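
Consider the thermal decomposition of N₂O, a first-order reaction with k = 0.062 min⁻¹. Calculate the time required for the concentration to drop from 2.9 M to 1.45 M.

11.18 min

Step 1: For first-order: t = ln([N₂O]₀/[N₂O])/k
Step 2: t = ln(2.9/1.45)/0.062
Step 3: t = ln(2)/0.062
Step 4: t = 0.6931/0.062 = 11.18 min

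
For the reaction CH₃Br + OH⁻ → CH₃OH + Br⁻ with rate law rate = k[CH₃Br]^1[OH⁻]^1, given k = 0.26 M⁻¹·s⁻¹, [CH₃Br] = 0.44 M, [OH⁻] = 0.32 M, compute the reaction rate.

0.03661 M/s

Step 1: The rate law is rate = k[CH₃Br]^1[OH⁻]^1
Step 2: Substitute: rate = 0.26 × (0.44)^1 × (0.32)^1
Step 3: rate = 0.26 × 0.44 × 0.32 = 0.036608 M/s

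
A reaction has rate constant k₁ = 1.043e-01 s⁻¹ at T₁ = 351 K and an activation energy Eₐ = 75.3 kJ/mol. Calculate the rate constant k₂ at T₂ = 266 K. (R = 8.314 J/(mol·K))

2.737e-05 s⁻¹

Step 1: Use the two-temperature Arrhenius form: ln(k₂/k₁) = -Eₐ/R × (1/T₂ - 1/T₁)
Step 2: Convert Eₐ to J/mol: 75.3 kJ/mol = 75300 J/mol
Step 3: 1/T₂ - 1/T₁ = 1/266 - 1/351 = 9.103956e-04 K⁻¹
Step 4: ln(k₂/k₁) = -75300/8.314 × 9.103956e-04 = -8.24546
Step 5: k₂ = k₁ × exp(-8.24546) = 1.043e-01 × 2.62447e-04 = 2.737e-05 s⁻¹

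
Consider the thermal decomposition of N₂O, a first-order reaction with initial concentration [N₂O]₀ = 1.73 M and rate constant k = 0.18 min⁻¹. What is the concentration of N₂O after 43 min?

0.0007527 M

Step 1: For a first-order reaction: [N₂O] = [N₂O]₀ × e^(-kt)
Step 2: [N₂O] = 1.73 × e^(-0.18 × 43)
Step 3: [N₂O] = 1.73 × e^(-7.74)
Step 4: [N₂O] = 1.73 × 0.000435072 = 0.0007527 M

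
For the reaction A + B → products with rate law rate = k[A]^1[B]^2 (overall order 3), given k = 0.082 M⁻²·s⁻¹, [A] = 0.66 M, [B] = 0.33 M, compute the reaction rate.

0.005894 M/s

Step 1: The rate law is rate = k[A]^1[B]^2, overall order = 1+2 = 3
Step 2: Substitute values: rate = 0.082 × (0.66)^1 × (0.33)^2
Step 3: rate = 0.082 × 0.66 × 0.1089 = 0.00589367 M/s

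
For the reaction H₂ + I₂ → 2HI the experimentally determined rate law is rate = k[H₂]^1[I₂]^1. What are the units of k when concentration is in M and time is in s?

M⁻¹·s⁻¹

Step 1: Overall order = 1 + 1 = 2.
Step 2: rate has units M·s⁻¹; [H₂]^1[I₂]^1 has units M^2.
Step 3: k = rate/([H₂]^1[I₂]^1), so units of k = M^(1-2)·s⁻¹ = M⁻¹·s⁻¹.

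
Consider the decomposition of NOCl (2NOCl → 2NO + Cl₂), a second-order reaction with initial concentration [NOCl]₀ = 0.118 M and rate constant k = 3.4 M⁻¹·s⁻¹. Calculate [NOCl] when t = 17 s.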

══════

▸ **INSTRUCTIONS FOR THE TASK**: Every record above is to be copied out again exactly as written.

▸ **OUTPUT FOR THIS EXERCISE**:
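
Consider the thermal decomposition of N₂O, a first-order reaction with k = 0.062 min⁻¹. Calculate the time required for the concentration to drop from 2.9 M to 1.45 M.

11.18 min

Step 1: For first-order: t = ln([N₂O]₀/[N₂O])/k
Step 2: t = ln(2.9/1.45)/0.062
Step 3: t = ln(2)/0.062
Step 4: t = 0.6931/0.062 = 11.18 min

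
For the reaction CH₃Br + OH⁻ → CH₃OH + Br⁻ with rate law rate = k[CH₃Br]^1[OH⁻]^1, given k = 0.26 M⁻¹·s⁻¹, [CH₃Br] = 0.44 M, [OH⁻] = 0.32 M, compute the reaction rate.

0.03661 M/s

Step 1: The rate law is rate = k[CH₃Br]^1[OH⁻]^1
Step 2: Substitute: rate = 0.26 × (0.44)^1 × (0.32)^1
Step 3: rate = 0.26 × 0.44 × 0.32 = 0.036608 M/s

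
A reaction has rate constant k₁ = 1.043e-01 s⁻¹ at T₁ = 351 K and an activation energy Eₐ = 75.3 kJ/mol. Calculate the rate constant k₂ at T₂ = 266 K. (R = 8.314 J/(mol·K))

2.737e-05 s⁻¹

Step 1: Use the two-temperature Arrhenius form: ln(k₂/k₁) = -Eₐ/R × (1/T₂ - 1/T₁)
Step 2: Convert Eₐ to J/mol: 75.3 kJ/mol = 75300 J/mol
Step 3: 1/T₂ - 1/T₁ = 1/266 - 1/351 = 9.103956e-04 K⁻¹
Step 4: ln(k₂/k₁) = -75300/8.314 × 9.103956e-04 = -8.24546
Step 5: k₂ = k₁ × exp(-8.24546) = 1.043e-01 × 2.62447e-04 = 2.737e-05 s⁻¹

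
Consider the thermal decomposition of N₂O, a first-order reaction with initial concentration [N₂O]₀ = 1.73 M and rate constant k = 0.18 min⁻¹. What is the concentration of N₂O after 43 min?

0.0007527 M

Step 1: For a first-order reaction: [N₂O] = [N₂O]₀ × e^(-kt)
Step 2: [N₂O] = 1.73 × e^(-0.18 × 43)
Step 3: [N₂O] = 1.73 × e^(-7.74)
Step 4: [N₂O] = 1.73 × 0.000435072 = 0.0007527 M

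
For the reaction A + B → products with rate law rate = k[A]^1[B]^2 (overall order 3), given k = 0.082 M⁻²·s⁻¹, [A] = 0.66 M, [B] = 0.33 M, compute the reaction rate.

0.005894 M/s

Step 1: The rate law is rate = k[A]^1[B]^2, overall order = 1+2 = 3
Step 2: Substitute values: rate = 0.082 × (0.66)^1 × (0.33)^2
Step 3: rate = 0.082 × 0.66 × 0.1089 = 0.00589367 M/s

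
For the reaction H₂ + I₂ → 2HI the experimentally determined rate law is rate = k[H₂]^1[I₂]^1. What are the units of k when concentration is in M and time is in s?

M⁻¹·s⁻¹

Step 1: Overall order = 1 + 1 = 2.
Step 2: rate has units M·s⁻¹; [H₂]^1[I₂]^1 has units M^2.
Step 3: k = rate/([H₂]^1[I₂]^1), so units of k = M^(1-2)·s⁻¹ = M⁻¹·s⁻¹.

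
Consider the decomposition of NOCl (2NOCl → 2NO + Cl₂), a second-order reaction with initial concentration [NOCl]₀ = 0.118 M and rate constant k = 3.4 M⁻¹·s⁻¹. Calculate [NOCl] when t = 17 s.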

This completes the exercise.